Exercise →
Copy all the lines of the data that include the word "below".

Records supplied →
★ ★ ★ ★ ★ ★ ★

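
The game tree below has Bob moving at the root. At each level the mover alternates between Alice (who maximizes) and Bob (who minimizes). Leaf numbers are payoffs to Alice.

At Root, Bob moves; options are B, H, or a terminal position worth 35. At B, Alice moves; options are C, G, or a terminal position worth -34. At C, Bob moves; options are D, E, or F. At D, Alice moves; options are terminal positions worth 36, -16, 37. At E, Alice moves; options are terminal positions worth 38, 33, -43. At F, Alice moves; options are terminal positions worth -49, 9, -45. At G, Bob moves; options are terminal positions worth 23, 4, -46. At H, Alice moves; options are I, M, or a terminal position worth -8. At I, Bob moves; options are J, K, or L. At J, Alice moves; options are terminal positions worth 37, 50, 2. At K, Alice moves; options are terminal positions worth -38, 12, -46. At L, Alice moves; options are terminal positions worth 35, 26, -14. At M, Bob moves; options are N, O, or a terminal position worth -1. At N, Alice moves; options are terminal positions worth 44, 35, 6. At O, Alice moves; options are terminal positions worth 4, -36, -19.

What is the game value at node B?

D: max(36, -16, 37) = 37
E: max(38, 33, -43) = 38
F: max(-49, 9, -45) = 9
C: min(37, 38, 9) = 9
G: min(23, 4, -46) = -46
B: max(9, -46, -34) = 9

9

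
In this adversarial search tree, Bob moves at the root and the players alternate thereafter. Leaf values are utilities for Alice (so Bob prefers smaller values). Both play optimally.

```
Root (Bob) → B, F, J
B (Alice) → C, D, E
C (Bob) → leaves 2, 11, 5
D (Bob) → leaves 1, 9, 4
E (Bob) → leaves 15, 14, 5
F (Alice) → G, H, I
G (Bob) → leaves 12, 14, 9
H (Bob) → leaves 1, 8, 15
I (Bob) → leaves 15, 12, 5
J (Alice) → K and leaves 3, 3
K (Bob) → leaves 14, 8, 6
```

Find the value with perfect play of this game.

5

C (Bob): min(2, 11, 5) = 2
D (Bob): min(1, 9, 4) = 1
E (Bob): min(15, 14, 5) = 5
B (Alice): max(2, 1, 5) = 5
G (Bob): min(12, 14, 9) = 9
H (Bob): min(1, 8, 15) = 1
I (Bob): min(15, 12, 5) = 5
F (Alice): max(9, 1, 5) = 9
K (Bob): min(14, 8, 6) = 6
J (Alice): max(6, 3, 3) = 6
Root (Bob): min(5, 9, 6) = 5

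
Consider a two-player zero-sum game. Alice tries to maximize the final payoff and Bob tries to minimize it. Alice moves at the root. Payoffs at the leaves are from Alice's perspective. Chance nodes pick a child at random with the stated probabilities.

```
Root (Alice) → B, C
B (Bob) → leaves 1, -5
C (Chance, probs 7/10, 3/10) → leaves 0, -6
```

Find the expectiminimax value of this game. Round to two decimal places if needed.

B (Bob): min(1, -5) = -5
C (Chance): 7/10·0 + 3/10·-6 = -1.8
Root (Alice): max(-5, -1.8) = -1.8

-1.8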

★ ★ ★ ★ ★ ★ ★

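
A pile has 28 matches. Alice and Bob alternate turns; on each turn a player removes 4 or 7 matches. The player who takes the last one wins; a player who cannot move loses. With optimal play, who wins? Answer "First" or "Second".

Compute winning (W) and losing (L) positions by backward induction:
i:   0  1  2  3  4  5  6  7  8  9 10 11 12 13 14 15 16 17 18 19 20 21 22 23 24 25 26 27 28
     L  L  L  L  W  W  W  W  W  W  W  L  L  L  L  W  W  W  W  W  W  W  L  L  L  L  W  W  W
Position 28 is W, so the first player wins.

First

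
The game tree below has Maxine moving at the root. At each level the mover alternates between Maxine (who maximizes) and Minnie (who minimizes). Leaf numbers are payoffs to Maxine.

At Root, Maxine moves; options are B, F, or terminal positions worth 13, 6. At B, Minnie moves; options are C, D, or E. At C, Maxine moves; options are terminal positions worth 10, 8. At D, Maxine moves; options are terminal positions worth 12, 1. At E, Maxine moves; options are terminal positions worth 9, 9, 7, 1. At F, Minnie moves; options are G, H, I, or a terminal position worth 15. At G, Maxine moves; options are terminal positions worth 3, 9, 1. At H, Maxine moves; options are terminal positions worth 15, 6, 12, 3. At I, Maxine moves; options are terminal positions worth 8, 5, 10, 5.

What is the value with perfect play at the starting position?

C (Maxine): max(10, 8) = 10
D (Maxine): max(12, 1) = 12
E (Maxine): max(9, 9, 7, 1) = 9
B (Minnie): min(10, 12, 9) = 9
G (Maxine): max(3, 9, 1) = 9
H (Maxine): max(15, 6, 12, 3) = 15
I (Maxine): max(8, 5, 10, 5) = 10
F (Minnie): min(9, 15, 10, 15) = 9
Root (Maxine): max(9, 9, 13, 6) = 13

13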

★ ★ ★ ★ ★ ★ ★

Solved problem →
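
The game tree below has Bob moving at the root. At each level the mover alternates between Alice (who maximizes) and Bob (who minimizes). Leaf numbers are payoffs to Alice.
The game tree below has Maxine moving at the root. At each level the mover alternates between Maxine (who maximizes) and Minnie (who minimizes). Leaf numbers are payoffs to Maxine.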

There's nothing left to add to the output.